* [About this task]:
Your task is to retype every entry exactly, omitting nothing.

Stored entries:
%%
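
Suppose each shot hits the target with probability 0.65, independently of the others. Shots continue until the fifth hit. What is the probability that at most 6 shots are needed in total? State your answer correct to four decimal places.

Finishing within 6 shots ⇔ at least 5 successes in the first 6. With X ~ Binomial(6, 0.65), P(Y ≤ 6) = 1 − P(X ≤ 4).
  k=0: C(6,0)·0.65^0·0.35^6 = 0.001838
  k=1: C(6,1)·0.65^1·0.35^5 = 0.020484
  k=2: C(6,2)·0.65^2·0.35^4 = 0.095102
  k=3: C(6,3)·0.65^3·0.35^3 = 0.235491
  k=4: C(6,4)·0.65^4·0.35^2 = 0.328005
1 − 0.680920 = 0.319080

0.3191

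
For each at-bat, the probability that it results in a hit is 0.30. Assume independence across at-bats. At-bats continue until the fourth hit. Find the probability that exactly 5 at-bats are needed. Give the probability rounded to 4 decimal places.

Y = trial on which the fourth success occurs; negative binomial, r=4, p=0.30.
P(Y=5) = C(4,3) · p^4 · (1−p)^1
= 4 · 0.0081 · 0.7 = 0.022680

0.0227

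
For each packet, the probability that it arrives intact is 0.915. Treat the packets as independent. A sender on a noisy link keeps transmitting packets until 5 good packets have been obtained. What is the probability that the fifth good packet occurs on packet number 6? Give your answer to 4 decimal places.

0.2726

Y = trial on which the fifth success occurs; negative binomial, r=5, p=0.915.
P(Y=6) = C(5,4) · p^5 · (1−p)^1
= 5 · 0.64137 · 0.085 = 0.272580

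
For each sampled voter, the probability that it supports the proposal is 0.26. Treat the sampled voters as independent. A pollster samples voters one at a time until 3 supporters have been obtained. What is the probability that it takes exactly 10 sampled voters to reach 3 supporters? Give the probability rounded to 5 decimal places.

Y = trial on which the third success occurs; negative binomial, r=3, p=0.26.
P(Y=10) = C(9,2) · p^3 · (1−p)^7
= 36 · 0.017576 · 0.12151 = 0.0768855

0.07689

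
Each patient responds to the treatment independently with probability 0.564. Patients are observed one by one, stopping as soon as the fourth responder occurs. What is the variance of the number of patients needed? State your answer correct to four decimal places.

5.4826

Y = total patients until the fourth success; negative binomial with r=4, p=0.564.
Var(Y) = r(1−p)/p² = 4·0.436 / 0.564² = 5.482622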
%%
* [Answer]:
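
Suppose each shot hits the target with probability 0.65, independently of the others. Shots continue until the fifth hit. What is the probability that at most 6 shots are needed in total? State your answer correct to four decimal places.

Finishing within 6 shots ⇔ at least 5 successes in the first 6. With X ~ Binomial(6, 0.65), P(Y ≤ 6) = 1 − P(X ≤ 4).
  k=0: C(6,0)·0.65^0·0.35^6 = 0.001838
  k=1: C(6,1)·0.65^1·0.35^5 = 0.020484
  k=2: C(6,2)·0.65^2·0.35^4 = 0.095102
  k=3: C(6,3)·0.65^3·0.35^3 = 0.235491
  k=4: C(6,4)·0.65^4·0.35^2 = 0.328005
1 − 0.680920 = 0.319080

0.3191

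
For each at-bat, the probability that it results in a hit is 0.30. Assume independence across at-bats. At-bats continue until the fourth hit. Find the probability that exactly 5 at-bats are needed. Give the probability rounded to 4 decimal places.

Y = trial on which the fourth success occurs; negative binomial, r=4, p=0.30.
P(Y=5) = C(4,3) · p^4 · (1−p)^1
= 4 · 0.0081 · 0.7 = 0.022680

0.0227

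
For each packet, the probability that it arrives intact is 0.915. Treat the packets as independent. A sender on a noisy link keeps transmitting packets until 5 good packets have been obtained. What is the probability that the fifth good packet occurs on packet number 6? Give your answer to 4 decimal places.

0.2726

Y = trial on which the fifth success occurs; negative binomial, r=5, p=0.915.
P(Y=6) = C(5,4) · p^5 · (1−p)^1
= 5 · 0.64137 · 0.085 = 0.272580

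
For each sampled voter, the probability that it supports the proposal is 0.26. Treat the sampled voters as independent. A pollster samples voters one at a time until 3 supporters have been obtained. What is the probability that it takes exactly 10 sampled voters to reach 3 supporters? Give the probability rounded to 5 decimal places.

Y = trial on which the third success occurs; negative binomial, r=3, p=0.26.
P(Y=10) = C(9,2) · p^3 · (1−p)^7
= 36 · 0.017576 · 0.12151 = 0.0768855

0.07689

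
Each patient responds to the treatment independently with probability 0.564. Patients are observed one by one, stopping as soon as the fourth responder occurs. What is the variance of the number of patients needed? State your answer correct to four decimal places.

5.4826

Y = total patients until the fourth success; negative binomial with r=4, p=0.564.
Var(Y) = r(1−p)/p² = 4·0.436 / 0.564² = 5.482622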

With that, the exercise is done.